**Action item:** Your job is to report every line of the entries that has "occurs".

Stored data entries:
━━━━
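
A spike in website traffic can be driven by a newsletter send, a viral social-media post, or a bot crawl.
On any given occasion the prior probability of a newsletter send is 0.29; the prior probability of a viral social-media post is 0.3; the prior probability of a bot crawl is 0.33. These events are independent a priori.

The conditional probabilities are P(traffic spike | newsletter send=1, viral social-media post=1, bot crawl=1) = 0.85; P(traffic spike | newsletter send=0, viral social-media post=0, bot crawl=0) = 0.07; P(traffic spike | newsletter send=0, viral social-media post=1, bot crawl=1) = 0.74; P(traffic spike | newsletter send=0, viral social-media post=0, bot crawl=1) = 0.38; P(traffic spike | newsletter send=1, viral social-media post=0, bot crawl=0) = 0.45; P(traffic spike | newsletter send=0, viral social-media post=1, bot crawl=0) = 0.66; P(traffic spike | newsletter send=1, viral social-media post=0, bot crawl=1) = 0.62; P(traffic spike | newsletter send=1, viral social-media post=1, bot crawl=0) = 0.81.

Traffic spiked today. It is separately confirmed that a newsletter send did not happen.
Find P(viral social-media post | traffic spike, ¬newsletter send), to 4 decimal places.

P(viral social-media post | traffic spike, ¬newsletter send) ≈ 0.6306

Numerator (weight on configurations with viral social-media post): 0.132660 + 0.073260 = 0.205920
Normalizer over all consistent configurations: 0.07*0.7*0.67 + 0.38*0.7*0.33 + 0.66*0.3*0.67 + 0.74*0.3*0.33 = 0.326530
P(viral social-media post | traffic spike, ¬newsletter send) = 0.205920/0.326530 ≈ 0.6306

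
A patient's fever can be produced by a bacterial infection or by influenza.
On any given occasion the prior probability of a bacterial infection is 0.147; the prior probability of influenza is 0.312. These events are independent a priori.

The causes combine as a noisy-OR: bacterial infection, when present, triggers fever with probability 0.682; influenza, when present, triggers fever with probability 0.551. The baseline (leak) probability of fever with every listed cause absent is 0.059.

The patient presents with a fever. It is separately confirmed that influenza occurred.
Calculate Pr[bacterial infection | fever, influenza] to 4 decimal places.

Pr[bacterial infection | fever, influenza] ≈ 0.2053

Under noisy-OR, P(fever | causes) = 1 − (1−0.059)·∏(1−qᵢ) over the active causes.
P(fever | influenza) = 0.577491*0.853 + 0.865642*0.147 = 0.492600 + 0.127249 = 0.619849
Restricting to configurations with bacterial infection present: 0.865642*0.147 = 0.127249.
P(bacterial infection | fever, influenza) = 0.127249 / 0.619849 ≈ 0.2053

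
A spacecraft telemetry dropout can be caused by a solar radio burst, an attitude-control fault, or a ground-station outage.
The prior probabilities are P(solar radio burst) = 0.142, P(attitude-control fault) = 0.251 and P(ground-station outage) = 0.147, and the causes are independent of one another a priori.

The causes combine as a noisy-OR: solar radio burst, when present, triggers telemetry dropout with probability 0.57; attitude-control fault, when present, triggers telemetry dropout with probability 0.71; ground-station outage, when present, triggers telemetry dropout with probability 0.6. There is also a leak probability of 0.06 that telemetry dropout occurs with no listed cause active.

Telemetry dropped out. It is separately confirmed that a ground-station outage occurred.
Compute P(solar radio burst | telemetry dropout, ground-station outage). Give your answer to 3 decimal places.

Under noisy-OR, P(telemetry dropout | causes) = 1 − (1−0.06)·∏(1−qᵢ) over the active causes.
Weight on solar radio burst=true, given the evidence: 0.089162 + 0.033971 = 0.123133
The normalizing constant is 0.624×0.858×0.749 + 0.89096×0.858×0.251 + 0.83832×0.142×0.749 + 0.953113×0.142×0.251 = 0.716017
Posterior = 0.123133 / 0.716017 ≈ 0.172

P(solar radio burst | telemetry dropout, ground-station outage) ≈ 0.172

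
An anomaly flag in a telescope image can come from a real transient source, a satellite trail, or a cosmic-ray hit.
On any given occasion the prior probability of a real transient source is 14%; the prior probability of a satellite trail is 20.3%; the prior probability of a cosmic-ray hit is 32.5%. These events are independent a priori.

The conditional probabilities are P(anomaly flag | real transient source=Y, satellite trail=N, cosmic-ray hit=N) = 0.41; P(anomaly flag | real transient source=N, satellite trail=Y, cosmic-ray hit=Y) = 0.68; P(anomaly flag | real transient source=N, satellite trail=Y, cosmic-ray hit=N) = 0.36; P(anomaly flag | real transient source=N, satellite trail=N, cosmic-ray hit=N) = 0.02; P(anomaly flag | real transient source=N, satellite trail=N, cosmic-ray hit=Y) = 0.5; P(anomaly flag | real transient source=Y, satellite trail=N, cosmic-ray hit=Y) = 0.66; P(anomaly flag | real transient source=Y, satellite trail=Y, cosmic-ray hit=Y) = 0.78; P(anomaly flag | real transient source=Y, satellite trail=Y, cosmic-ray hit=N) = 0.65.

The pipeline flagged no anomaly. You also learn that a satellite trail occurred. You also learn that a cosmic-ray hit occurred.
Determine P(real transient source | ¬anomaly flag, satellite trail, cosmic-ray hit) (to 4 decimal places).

P(¬anomaly flag | satellite trail, cosmic-ray hit) = 0.32·0.86 + 0.22·0.14 = 0.275200 + 0.030800 = 0.306000
Restricting to configurations with real transient source present: 0.22·0.14 = 0.030800.
Hence the posterior is 0.030800/0.306000 ≈ 0.1007.

P(real transient source | ¬anomaly flag, satellite trail, cosmic-ray hit) ≈ 0.1007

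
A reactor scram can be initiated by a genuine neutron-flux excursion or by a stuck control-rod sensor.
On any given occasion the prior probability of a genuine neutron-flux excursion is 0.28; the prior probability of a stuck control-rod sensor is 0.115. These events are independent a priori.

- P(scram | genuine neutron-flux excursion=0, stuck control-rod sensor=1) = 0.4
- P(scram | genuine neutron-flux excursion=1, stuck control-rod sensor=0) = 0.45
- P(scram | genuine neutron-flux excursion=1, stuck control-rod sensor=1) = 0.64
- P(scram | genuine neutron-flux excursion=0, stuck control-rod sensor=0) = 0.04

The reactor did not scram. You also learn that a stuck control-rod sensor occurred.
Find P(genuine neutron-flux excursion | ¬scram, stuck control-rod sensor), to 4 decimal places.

P(¬scram | stuck control-rod sensor) = 0.6×0.72 + 0.36×0.28 = 0.432000 + 0.100800 = 0.532800
Of this, 0.100800 comes from 0.36×0.28 (the genuine neutron-flux excursion=true cases).
P(genuine neutron-flux excursion | ¬scram, stuck control-rod sensor) = 0.100800 / 0.532800 ≈ 0.1892

P(genuine neutron-flux excursion | ¬scram, stuck control-rod sensor) ≈ 0.1892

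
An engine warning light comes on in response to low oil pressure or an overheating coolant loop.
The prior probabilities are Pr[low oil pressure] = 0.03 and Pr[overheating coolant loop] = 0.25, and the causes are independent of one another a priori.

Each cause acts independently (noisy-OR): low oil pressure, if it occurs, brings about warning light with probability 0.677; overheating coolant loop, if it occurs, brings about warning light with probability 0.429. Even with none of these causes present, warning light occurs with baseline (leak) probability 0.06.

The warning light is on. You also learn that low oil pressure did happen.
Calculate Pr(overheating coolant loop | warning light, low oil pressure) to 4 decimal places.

Pr(overheating coolant loop | warning light, low oil pressure) ≈ 0.2835

Under noisy-OR, P(warning light | causes) = 1 − (1−0.06)·∏(1−qᵢ) over the active causes.
P(warning light | low oil pressure) = 0.69638×0.75 + 0.826633×0.25 = 0.522285 + 0.206658 = 0.728943
Of this, 0.206658 comes from 0.826633×0.25 (the overheating coolant loop=true cases).
Hence the posterior is 0.206658/0.728943 ≈ 0.2835.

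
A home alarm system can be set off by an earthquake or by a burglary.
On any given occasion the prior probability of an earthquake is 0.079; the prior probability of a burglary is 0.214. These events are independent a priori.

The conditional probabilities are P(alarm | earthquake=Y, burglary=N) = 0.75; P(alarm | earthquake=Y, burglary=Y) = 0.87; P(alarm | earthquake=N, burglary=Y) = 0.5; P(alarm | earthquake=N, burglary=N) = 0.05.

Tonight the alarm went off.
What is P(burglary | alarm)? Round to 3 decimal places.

Sum P(alarm|·) weighted by the priors over the 4 (earthquake, burglary) configurations:
  P(alarm) = 0.05·0.921·0.786 + 0.5·0.921·0.214 + 0.75·0.079·0.786 + 0.87·0.079·0.214
        = 0.036195 + 0.098547 + 0.046571 + 0.014708 = 0.196021
Keeping only the burglary-present terms gives 0.113255, so
  P(burglary | alarm) = 0.113255 / 0.196021 ≈ 0.578

P(burglary | alarm) ≈ 0.578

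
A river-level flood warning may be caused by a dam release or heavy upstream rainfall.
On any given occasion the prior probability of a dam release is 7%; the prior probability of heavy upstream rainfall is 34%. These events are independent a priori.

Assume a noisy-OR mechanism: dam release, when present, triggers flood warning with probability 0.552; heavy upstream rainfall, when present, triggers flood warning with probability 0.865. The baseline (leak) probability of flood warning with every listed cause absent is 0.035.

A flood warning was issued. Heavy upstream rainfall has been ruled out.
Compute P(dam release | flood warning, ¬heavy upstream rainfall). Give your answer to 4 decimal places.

Under noisy-OR, P(flood warning | causes) = 1 − (1−0.035)·∏(1−qᵢ) over the active causes.
Weight on dam release=true, given the evidence: 0.56768×0.07 = 0.039738
Normalizer over all consistent configurations: 0.035×0.93 + 0.56768×0.07 = 0.072288
Posterior = 0.039738 / 0.072288 ≈ 0.5497

P(dam release | flood warning, ¬heavy upstream rainfall) ≈ 0.5497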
━━━━
**Response:**
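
The causes combine as a noisy-OR: solar radio burst, when present, triggers telemetry dropout with probability 0.57; attitude-control fault, when present, triggers telemetry dropout with probability 0.71; ground-station outage, when present, triggers telemetry dropout with probability 0.6. There is also a leak probability of 0.06 that telemetry dropout occurs with no listed cause active.
Each cause acts independently (noisy-OR): low oil pressure, if it occurs, brings about warning light with probability 0.677; overheating coolant loop, if it occurs, brings about warning light with probability 0.429. Even with none of these causes present, warning light occurs with baseline (leak) probability 0.06.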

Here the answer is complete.